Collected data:
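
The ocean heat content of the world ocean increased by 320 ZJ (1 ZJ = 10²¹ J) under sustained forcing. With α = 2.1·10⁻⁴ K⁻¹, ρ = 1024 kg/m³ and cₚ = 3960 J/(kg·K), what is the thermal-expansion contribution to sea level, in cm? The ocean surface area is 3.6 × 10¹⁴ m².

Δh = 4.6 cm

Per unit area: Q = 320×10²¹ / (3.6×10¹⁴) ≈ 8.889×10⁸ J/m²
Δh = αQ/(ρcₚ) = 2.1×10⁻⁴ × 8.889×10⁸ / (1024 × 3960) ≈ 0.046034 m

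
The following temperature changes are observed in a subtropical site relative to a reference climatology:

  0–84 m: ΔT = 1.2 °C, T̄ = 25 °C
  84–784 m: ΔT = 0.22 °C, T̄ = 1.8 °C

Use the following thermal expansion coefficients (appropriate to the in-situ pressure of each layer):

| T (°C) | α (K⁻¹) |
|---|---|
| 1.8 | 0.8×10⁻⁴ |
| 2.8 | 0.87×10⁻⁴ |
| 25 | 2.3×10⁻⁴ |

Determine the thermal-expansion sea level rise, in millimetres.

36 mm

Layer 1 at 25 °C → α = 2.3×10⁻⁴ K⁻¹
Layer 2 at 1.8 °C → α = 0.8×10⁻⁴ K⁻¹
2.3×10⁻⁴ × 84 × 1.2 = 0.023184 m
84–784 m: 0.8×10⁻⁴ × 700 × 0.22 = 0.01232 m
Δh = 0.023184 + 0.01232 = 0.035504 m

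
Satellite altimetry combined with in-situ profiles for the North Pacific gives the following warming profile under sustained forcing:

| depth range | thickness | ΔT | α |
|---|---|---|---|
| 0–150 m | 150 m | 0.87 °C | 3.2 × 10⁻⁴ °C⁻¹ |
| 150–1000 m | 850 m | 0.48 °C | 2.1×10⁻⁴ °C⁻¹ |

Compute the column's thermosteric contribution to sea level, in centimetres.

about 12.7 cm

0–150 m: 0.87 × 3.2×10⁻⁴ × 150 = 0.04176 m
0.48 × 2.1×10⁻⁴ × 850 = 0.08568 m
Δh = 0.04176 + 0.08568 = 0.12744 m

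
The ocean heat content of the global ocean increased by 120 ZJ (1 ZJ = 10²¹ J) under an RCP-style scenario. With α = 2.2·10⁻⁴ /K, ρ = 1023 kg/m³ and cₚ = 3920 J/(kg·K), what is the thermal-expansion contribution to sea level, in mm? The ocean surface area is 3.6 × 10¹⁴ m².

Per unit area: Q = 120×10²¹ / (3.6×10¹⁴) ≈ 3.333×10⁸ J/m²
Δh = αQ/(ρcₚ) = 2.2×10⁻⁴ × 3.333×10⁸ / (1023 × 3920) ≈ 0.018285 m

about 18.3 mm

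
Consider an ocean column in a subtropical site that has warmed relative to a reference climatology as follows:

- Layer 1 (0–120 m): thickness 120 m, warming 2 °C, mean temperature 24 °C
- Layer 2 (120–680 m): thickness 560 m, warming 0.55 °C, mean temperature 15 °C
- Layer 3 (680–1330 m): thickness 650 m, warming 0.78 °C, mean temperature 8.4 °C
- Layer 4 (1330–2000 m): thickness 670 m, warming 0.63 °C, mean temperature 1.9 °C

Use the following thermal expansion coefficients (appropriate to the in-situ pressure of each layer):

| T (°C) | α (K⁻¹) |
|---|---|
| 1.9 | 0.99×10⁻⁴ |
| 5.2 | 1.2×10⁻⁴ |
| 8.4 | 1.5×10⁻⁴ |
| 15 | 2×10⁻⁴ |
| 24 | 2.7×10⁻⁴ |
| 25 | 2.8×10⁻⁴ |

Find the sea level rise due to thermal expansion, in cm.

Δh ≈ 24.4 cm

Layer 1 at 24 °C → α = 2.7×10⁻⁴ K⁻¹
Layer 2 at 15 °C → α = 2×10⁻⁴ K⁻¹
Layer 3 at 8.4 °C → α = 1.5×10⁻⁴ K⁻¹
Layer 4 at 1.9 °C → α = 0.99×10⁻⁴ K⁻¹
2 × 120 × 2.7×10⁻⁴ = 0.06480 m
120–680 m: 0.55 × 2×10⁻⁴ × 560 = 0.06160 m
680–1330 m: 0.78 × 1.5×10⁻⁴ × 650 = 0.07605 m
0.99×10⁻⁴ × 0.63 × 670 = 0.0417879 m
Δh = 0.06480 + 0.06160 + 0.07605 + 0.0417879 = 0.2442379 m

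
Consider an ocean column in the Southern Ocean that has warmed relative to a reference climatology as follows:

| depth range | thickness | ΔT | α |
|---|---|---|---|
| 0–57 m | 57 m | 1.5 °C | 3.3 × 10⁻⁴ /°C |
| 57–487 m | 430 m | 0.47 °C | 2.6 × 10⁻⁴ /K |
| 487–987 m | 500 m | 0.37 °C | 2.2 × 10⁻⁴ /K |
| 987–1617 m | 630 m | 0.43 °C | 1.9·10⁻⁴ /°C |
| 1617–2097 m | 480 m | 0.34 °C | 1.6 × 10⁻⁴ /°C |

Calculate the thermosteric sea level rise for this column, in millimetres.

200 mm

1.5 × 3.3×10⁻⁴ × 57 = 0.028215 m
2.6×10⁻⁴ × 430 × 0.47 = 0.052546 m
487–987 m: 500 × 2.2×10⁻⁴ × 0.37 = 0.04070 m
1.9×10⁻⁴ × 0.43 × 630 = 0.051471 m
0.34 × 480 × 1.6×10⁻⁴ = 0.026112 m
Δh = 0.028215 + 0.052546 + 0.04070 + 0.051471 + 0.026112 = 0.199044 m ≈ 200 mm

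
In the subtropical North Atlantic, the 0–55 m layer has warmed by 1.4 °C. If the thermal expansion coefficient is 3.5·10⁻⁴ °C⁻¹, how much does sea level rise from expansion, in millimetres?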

What you have to do:
Nothing in the data may be left out; copy every line exactly.

Answer section:
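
The ocean heat content of the world ocean increased by 320 ZJ (1 ZJ = 10²¹ J) under sustained forcing. With α = 2.1·10⁻⁴ K⁻¹, ρ = 1024 kg/m³ and cₚ = 3960 J/(kg·K), what is the thermal-expansion contribution to sea level, in cm? The ocean surface area is 3.6 × 10¹⁴ m².

Δh = 4.6 cm

Per unit area: Q = 320×10²¹ / (3.6×10¹⁴) ≈ 8.889×10⁸ J/m²
Δh = αQ/(ρcₚ) = 2.1×10⁻⁴ × 8.889×10⁸ / (1024 × 3960) ≈ 0.046034 m

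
The following temperature changes are observed in a subtropical site relative to a reference climatology:

  0–84 m: ΔT = 1.2 °C, T̄ = 25 °C
  84–784 m: ΔT = 0.22 °C, T̄ = 1.8 °C

Use the following thermal expansion coefficients (appropriate to the in-situ pressure of each layer):

| T (°C) | α (K⁻¹) |
|---|---|
| 1.8 | 0.8×10⁻⁴ |
| 2.8 | 0.87×10⁻⁴ |
| 25 | 2.3×10⁻⁴ |

Determine the thermal-expansion sea level rise, in millimetres.

36 mm

Layer 1 at 25 °C → α = 2.3×10⁻⁴ K⁻¹
Layer 2 at 1.8 °C → α = 0.8×10⁻⁴ K⁻¹
2.3×10⁻⁴ × 84 × 1.2 = 0.023184 m
84–784 m: 0.8×10⁻⁴ × 700 × 0.22 = 0.01232 m
Δh = 0.023184 + 0.01232 = 0.035504 m

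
Satellite altimetry combined with in-situ profiles for the North Pacific gives the following warming profile under sustained forcing:

| depth range | thickness | ΔT | α |
|---|---|---|---|
| 0–150 m | 150 m | 0.87 °C | 3.2 × 10⁻⁴ °C⁻¹ |
| 150–1000 m | 850 m | 0.48 °C | 2.1×10⁻⁴ °C⁻¹ |

Compute the column's thermosteric contribution to sea level, in centimetres.

about 12.7 cm

0–150 m: 0.87 × 3.2×10⁻⁴ × 150 = 0.04176 m
0.48 × 2.1×10⁻⁴ × 850 = 0.08568 m
Δh = 0.04176 + 0.08568 = 0.12744 m

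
The ocean heat content of the global ocean increased by 120 ZJ (1 ZJ = 10²¹ J) under an RCP-style scenario. With α = 2.2·10⁻⁴ /K, ρ = 1023 kg/m³ and cₚ = 3920 J/(kg·K), what is the thermal-expansion contribution to sea level, in mm? The ocean surface area is 3.6 × 10¹⁴ m².

Per unit area: Q = 120×10²¹ / (3.6×10¹⁴) ≈ 3.333×10⁸ J/m²
Δh = αQ/(ρcₚ) = 2.2×10⁻⁴ × 3.333×10⁸ / (1023 × 3920) ≈ 0.018285 m

about 18.3 mm

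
Consider an ocean column in a subtropical site that has warmed relative to a reference climatology as follows:

- Layer 1 (0–120 m): thickness 120 m, warming 2 °C, mean temperature 24 °C
- Layer 2 (120–680 m): thickness 560 m, warming 0.55 °C, mean temperature 15 °C
- Layer 3 (680–1330 m): thickness 650 m, warming 0.78 °C, mean temperature 8.4 °C
- Layer 4 (1330–2000 m): thickness 670 m, warming 0.63 °C, mean temperature 1.9 °C

Use the following thermal expansion coefficients (appropriate to the in-situ pressure of each layer):

| T (°C) | α (K⁻¹) |
|---|---|
| 1.9 | 0.99×10⁻⁴ |
| 5.2 | 1.2×10⁻⁴ |
| 8.4 | 1.5×10⁻⁴ |
| 15 | 2×10⁻⁴ |
| 24 | 2.7×10⁻⁴ |
| 25 | 2.8×10⁻⁴ |

Find the sea level rise due to thermal expansion, in cm.

Δh ≈ 24.4 cm

Layer 1 at 24 °C → α = 2.7×10⁻⁴ K⁻¹
Layer 2 at 15 °C → α = 2×10⁻⁴ K⁻¹
Layer 3 at 8.4 °C → α = 1.5×10⁻⁴ K⁻¹
Layer 4 at 1.9 °C → α = 0.99×10⁻⁴ K⁻¹
2 × 120 × 2.7×10⁻⁴ = 0.06480 m
120–680 m: 0.55 × 2×10⁻⁴ × 560 = 0.06160 m
680–1330 m: 0.78 × 1.5×10⁻⁴ × 650 = 0.07605 m
0.99×10⁻⁴ × 0.63 × 670 = 0.0417879 m
Δh = 0.06480 + 0.06160 + 0.07605 + 0.0417879 = 0.2442379 m

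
Consider an ocean column in the Southern Ocean that has warmed relative to a reference climatology as follows:

| depth range | thickness | ΔT | α |
|---|---|---|---|
| 0–57 m | 57 m | 1.5 °C | 3.3 × 10⁻⁴ /°C |
| 57–487 m | 430 m | 0.47 °C | 2.6 × 10⁻⁴ /K |
| 487–987 m | 500 m | 0.37 °C | 2.2 × 10⁻⁴ /K |
| 987–1617 m | 630 m | 0.43 °C | 1.9·10⁻⁴ /°C |
| 1617–2097 m | 480 m | 0.34 °C | 1.6 × 10⁻⁴ /°C |

Calculate the thermosteric sea level rise for this column, in millimetres.

200 mm

1.5 × 3.3×10⁻⁴ × 57 = 0.028215 m
2.6×10⁻⁴ × 430 × 0.47 = 0.052546 m
487–987 m: 500 × 2.2×10⁻⁴ × 0.37 = 0.04070 m
1.9×10⁻⁴ × 0.43 × 630 = 0.051471 m
0.34 × 480 × 1.6×10⁻⁴ = 0.026112 m
Δh = 0.028215 + 0.052546 + 0.04070 + 0.051471 + 0.026112 = 0.199044 m ≈ 200 mm

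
In the subtropical North Atlantic, the 0–55 m layer has warmed by 1.4 °C. If the thermal expansion coefficient is 3.5·10⁻⁴ °C⁻¹, how much does sea level rise from expansion, in millimetres?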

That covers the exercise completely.